▶ _WHAT NEEDS TO BE DONE_:
The word "most" marks the lines to report; pull each of them from the listing.

▶ _DATA EXTRACTS_:
________________________________________

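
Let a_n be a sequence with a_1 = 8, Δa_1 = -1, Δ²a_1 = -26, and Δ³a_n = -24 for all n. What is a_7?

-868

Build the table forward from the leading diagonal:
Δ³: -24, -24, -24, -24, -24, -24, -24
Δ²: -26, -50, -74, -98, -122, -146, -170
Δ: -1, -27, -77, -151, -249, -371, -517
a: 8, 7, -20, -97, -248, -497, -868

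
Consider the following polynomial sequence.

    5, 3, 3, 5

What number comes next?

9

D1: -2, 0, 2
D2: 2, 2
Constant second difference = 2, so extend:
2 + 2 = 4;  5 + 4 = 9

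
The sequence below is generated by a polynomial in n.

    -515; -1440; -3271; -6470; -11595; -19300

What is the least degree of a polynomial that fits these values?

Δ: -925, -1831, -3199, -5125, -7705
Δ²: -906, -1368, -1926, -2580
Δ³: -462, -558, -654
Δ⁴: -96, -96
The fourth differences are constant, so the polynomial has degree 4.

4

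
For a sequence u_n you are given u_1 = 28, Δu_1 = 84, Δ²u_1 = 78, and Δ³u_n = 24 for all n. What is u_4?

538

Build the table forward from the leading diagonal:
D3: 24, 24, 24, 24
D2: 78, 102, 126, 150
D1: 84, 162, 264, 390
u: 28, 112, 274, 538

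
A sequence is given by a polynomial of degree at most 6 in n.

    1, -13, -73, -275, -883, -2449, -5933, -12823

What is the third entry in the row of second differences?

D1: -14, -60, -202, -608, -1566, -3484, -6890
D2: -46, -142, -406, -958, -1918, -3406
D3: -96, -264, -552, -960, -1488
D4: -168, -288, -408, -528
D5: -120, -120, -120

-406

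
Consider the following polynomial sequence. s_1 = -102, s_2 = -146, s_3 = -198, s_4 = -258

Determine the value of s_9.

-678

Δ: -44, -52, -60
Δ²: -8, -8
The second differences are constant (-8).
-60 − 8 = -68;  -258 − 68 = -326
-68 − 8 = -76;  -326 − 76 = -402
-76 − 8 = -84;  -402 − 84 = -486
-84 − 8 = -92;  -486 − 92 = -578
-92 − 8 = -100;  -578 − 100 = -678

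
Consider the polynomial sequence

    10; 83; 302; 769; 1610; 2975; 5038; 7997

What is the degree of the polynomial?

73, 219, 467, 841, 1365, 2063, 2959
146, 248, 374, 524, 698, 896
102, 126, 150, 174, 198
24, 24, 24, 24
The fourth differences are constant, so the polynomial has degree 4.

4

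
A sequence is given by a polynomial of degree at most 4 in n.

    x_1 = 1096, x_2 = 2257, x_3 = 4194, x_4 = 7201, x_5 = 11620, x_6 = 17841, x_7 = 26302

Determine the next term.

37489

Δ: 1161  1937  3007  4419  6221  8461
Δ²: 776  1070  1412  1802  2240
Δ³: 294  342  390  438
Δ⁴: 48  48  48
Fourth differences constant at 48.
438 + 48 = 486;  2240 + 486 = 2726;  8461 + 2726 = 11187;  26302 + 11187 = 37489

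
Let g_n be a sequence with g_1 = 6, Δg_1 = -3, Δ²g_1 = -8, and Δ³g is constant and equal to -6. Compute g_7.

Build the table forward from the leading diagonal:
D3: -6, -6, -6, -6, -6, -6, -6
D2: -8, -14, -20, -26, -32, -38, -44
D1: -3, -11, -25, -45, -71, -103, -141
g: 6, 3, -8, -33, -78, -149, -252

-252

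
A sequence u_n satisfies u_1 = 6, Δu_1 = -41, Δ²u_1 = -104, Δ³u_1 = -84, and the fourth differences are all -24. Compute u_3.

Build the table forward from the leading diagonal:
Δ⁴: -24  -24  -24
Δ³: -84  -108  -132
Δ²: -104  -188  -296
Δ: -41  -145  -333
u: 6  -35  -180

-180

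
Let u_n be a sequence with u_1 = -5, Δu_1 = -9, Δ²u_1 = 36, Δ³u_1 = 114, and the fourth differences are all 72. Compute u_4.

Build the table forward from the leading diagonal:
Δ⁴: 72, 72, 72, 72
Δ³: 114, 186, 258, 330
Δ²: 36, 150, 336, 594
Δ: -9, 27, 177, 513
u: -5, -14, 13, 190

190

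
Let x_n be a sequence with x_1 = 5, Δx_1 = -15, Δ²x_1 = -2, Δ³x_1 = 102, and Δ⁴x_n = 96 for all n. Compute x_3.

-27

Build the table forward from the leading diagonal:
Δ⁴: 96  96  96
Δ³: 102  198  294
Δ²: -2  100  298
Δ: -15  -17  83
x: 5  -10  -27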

________________________________________

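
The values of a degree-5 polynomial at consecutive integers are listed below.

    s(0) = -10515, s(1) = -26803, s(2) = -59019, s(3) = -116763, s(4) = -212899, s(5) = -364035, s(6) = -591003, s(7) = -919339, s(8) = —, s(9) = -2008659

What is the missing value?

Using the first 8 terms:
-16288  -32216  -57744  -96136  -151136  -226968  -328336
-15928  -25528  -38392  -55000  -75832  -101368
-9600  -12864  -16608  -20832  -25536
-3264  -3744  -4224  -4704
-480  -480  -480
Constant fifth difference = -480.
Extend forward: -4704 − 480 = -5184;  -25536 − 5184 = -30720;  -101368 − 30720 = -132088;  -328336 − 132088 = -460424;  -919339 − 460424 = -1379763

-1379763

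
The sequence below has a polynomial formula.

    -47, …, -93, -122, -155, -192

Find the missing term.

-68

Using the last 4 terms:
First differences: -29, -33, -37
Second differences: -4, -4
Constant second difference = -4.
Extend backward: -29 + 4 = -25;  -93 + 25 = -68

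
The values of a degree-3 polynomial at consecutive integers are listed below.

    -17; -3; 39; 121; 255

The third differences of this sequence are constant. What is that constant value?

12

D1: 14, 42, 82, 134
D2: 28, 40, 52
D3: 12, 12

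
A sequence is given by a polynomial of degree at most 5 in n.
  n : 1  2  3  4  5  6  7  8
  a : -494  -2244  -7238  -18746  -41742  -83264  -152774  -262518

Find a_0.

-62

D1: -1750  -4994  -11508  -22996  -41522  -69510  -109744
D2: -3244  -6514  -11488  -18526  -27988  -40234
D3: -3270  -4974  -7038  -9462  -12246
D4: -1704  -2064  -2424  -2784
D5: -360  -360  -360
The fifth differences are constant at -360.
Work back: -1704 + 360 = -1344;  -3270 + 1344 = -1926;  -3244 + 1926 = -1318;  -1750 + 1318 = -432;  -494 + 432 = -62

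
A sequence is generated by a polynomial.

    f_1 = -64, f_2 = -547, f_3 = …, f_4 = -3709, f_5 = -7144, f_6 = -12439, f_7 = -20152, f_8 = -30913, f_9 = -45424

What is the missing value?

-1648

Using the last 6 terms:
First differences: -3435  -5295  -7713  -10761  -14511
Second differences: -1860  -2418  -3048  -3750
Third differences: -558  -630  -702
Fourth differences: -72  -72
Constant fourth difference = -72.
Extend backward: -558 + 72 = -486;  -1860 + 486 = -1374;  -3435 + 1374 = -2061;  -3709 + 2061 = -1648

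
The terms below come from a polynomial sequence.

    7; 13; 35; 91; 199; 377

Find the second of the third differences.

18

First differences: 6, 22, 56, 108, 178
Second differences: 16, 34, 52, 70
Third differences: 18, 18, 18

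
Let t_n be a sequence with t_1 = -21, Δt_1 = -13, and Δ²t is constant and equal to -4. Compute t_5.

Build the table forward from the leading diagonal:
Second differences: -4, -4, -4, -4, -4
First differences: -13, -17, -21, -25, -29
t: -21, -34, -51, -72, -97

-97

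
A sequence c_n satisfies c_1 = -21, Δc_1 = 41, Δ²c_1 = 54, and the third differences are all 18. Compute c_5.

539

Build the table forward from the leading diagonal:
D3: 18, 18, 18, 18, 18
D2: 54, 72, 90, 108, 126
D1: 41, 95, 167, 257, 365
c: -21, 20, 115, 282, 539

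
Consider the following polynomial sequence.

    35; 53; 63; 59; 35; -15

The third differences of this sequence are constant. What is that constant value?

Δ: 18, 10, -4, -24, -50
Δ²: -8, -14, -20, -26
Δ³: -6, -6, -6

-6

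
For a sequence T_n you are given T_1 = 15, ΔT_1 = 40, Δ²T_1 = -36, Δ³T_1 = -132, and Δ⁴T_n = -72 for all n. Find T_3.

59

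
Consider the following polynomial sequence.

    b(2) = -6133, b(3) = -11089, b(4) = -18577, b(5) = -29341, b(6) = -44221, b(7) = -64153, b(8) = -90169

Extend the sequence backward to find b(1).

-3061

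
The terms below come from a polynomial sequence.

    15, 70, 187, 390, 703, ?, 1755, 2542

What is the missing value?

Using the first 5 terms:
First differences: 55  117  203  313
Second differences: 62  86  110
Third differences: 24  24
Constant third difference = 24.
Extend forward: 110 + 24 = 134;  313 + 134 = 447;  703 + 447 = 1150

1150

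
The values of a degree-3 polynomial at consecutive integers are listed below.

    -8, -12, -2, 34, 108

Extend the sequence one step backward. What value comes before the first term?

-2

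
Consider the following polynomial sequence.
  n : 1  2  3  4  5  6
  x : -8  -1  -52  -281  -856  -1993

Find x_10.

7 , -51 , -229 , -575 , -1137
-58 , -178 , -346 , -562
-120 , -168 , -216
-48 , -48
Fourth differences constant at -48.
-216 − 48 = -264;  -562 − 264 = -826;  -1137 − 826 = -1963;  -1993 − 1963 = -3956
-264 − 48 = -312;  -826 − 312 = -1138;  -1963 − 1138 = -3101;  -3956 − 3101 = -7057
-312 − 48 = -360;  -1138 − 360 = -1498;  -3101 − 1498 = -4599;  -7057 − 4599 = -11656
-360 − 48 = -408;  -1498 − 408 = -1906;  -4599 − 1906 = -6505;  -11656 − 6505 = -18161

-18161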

________________________________________

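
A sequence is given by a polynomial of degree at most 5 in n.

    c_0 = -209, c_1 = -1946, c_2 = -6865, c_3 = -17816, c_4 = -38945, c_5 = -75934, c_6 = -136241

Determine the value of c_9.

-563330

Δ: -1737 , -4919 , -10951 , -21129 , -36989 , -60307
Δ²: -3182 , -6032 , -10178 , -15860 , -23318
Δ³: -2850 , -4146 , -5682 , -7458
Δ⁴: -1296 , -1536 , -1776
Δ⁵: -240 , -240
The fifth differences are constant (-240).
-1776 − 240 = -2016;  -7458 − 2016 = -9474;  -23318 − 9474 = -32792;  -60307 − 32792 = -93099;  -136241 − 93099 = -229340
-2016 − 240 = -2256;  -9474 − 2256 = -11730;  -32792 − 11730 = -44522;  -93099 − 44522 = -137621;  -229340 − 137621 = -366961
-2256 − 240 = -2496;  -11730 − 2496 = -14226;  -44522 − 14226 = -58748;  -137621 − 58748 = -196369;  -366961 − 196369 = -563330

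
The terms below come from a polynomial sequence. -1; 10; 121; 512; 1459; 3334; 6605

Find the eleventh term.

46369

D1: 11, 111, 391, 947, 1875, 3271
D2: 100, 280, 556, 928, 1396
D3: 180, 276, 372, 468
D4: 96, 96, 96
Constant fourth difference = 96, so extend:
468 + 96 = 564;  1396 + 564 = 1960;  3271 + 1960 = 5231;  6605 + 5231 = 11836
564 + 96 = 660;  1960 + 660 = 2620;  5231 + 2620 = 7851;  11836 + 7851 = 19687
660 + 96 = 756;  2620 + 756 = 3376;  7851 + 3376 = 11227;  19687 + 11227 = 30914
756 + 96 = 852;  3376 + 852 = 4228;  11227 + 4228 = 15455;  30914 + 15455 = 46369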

________________________________________

▶ _ANSWER BELOW_:
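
A sequence is given by a polynomial of degree at most 6 in n.
A sequence is given by a polynomial of degree at most 4 in n.
A sequence is given by a polynomial of degree at most 5 in n.
A sequence is given by a polynomial of degree at most 5 in n.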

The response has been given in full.